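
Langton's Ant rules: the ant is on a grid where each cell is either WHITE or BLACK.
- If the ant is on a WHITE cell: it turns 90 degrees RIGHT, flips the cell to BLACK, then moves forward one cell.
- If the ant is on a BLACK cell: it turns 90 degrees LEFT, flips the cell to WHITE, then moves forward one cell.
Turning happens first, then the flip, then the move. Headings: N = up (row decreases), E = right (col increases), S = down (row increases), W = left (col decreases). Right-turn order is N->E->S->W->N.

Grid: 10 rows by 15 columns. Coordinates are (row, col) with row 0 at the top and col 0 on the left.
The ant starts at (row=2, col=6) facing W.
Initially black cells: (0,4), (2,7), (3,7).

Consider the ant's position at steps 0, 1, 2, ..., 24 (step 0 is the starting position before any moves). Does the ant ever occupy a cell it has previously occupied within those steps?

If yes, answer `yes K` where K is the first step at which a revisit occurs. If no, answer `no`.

Step 1: on WHITE (2,6): turn R to N, flip to black, move to (1,6). |black|=4 — new cell
Step 2: on WHITE (1,6): turn R to E, flip to black, move to (1,7). |black|=5 — new cell
Step 3: on WHITE (1,7): turn R to S, flip to black, move to (2,7). |black|=6 — new cell
Step 4: on BLACK (2,7): turn L to E, flip to white, move to (2,8). |black|=5 — new cell
Step 5: on WHITE (2,8): turn R to S, flip to black, move to (3,8). |black|=6 — new cell
Step 6: on WHITE (3,8): turn R to W, flip to black, move to (3,7). |black|=7 — new cell
Step 7: on BLACK (3,7): turn L to S, flip to white, move to (4,7). |black|=6 — new cell
Step 8: on WHITE (4,7): turn R to W, flip to black, move to (4,6). |black|=7 — new cell
Step 9: on WHITE (4,6): turn R to N, flip to black, move to (3,6). |black|=8 — new cell
Step 10: on WHITE (3,6): turn R to E, flip to black, move to (3,7). |black|=9 — REVISIT

Answer: yes 10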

◆ ◆ ◆

(What to work on)
Here the job is to restate all of the data word for word.

(Solution below)
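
Langton's Ant rules: the ant is on a grid where each cell is either WHITE or BLACK.
- If the ant is on a WHITE cell: it turns 90 degrees RIGHT, flips the cell to BLACK, then moves forward one cell.
- If the ant is on a BLACK cell: it turns 90 degrees LEFT, flips the cell to WHITE, then moves forward one cell.
Turning happens first, then the flip, then the move. Headings: N = up (row decreases), E = right (col increases), S = down (row increases), W = left (col decreases). Right-turn order is N->E->S->W->N.

Grid: 10 rows by 15 columns. Coordinates are (row, col) with row 0 at the top and col 0 on the left.
The ant starts at (row=2, col=6) facing W.
Initially black cells: (0,4), (2,7), (3,7).

Consider the ant's position at steps 0, 1, 2, ..., 24 (step 0 is the starting position before any moves). Does the ant ever occupy a cell it has previously occupied within those steps?

If yes, answer `yes K` where K is the first step at which a revisit occurs. If no, answer `no`.

Step 1: on WHITE (2,6): turn R to N, flip to black, move to (1,6). |black|=4 — new cell
Step 2: on WHITE (1,6): turn R to E, flip to black, move to (1,7). |black|=5 — new cell
Step 3: on WHITE (1,7): turn R to S, flip to black, move to (2,7). |black|=6 — new cell
Step 4: on BLACK (2,7): turn L to E, flip to white, move to (2,8). |black|=5 — new cell
Step 5: on WHITE (2,8): turn R to S, flip to black, move to (3,8). |black|=6 — new cell
Step 6: on WHITE (3,8): turn R to W, flip to black, move to (3,7). |black|=7 — new cell
Step 7: on BLACK (3,7): turn L to S, flip to white, move to (4,7). |black|=6 — new cell
Step 8: on WHITE (4,7): turn R to W, flip to black, move to (4,6). |black|=7 — new cell
Step 9: on WHITE (4,6): turn R to N, flip to black, move to (3,6). |black|=8 — new cell
Step 10: on WHITE (3,6): turn R to E, flip to black, move to (3,7). |black|=9 — REVISIT

Answer: yes 10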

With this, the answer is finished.